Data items
§ §

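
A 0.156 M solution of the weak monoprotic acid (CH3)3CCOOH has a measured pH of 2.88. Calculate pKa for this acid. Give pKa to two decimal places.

[H+] = 10^(-2.88) = 1.32 × 10^-3 M
At equilibrium [HA] = 0.156 − 1.32 × 10^-3 = 1.55 × 10^-1 M
Ka = [H+][A-]/[HA] = (1.32 × 10^-3)² / 1.55 × 10^-1 = 1.12 × 10^-5
pKa = -log(1.12 × 10^-5) = 4.95

pKa = 4.95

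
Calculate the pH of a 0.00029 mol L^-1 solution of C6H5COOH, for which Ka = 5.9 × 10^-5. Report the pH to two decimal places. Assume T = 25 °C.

pH = 3.98

C6H5COOH ⇌ C6H5COO- + H+
From the ICE table, Ka = [H+]²/(0.00029 − [H+]) = 5.9 × 10^-5.
The 5% rule fails; solving [H+]² + Ka·[H+] − Ka·C₀ = 0 exactly:
[H+] = (−Ka + √(Ka² + 4·Ka·C₀))/2 = 1.05 × 10^-4 M
pH = −log(1.05 × 10^-4) = 3.98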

§ §

▶ **TASK ITEM**
Each record shown above is to be given again exactly.

▶ **SOLVED PROBLEM**
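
A 0.156 M solution of the weak monoprotic acid (CH3)3CCOOH has a measured pH of 2.88. Calculate pKa for this acid. Give pKa to two decimal places.

[H+] = 10^(-2.88) = 1.32 × 10^-3 M
At equilibrium [HA] = 0.156 − 1.32 × 10^-3 = 1.55 × 10^-1 M
Ka = [H+][A-]/[HA] = (1.32 × 10^-3)² / 1.55 × 10^-1 = 1.12 × 10^-5
pKa = -log(1.12 × 10^-5) = 4.95

pKa = 4.95

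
Calculate the pH of a 0.00029 mol L^-1 solution of C6H5COOH, for which Ka = 5.9 × 10^-5. Report the pH to two decimal places. Assume T = 25 °C.

pH = 3.98

C6H5COOH ⇌ C6H5COO- + H+
From the ICE table, Ka = [H+]²/(0.00029 − [H+]) = 5.9 × 10^-5.
The 5% rule fails; solving [H+]² + Ka·[H+] − Ka·C₀ = 0 exactly:
[H+] = (−Ka + √(Ka² + 4·Ka·C₀))/2 = 1.05 × 10^-4 M
pH = −log(1.05 × 10^-4) = 3.98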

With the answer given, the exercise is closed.